### Given data

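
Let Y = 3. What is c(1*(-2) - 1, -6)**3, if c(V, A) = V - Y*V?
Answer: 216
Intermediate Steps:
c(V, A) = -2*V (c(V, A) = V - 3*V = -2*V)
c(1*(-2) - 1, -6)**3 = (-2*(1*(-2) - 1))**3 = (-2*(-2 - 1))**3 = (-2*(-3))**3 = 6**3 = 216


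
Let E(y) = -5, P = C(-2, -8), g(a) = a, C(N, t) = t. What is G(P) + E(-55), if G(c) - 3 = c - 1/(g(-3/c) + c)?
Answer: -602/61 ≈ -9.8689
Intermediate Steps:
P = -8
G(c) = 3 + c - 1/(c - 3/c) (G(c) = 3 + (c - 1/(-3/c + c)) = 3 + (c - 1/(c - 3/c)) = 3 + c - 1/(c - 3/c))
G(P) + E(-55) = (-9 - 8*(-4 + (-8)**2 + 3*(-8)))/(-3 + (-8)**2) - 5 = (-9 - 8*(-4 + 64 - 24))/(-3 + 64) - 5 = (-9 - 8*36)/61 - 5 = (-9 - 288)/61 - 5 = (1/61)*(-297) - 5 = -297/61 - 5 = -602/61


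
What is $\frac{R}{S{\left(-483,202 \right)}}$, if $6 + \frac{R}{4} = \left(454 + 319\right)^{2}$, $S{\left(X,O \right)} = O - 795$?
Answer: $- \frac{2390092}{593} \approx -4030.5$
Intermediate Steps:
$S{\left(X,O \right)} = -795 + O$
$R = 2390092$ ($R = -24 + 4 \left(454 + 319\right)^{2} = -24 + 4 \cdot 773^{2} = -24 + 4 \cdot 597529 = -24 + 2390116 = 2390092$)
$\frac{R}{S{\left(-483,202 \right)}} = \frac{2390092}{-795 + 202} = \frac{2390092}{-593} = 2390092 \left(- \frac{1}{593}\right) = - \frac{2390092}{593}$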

######
### Given data

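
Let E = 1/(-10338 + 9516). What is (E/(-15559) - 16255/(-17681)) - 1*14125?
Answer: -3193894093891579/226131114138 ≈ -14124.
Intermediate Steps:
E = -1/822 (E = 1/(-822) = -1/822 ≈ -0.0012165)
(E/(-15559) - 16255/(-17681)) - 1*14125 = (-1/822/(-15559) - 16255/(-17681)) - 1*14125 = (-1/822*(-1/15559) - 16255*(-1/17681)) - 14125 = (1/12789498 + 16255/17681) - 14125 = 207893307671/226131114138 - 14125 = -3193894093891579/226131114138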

######

### Task
Answer with one number only: how many lines in the data contain the word "What"?

### Task response
4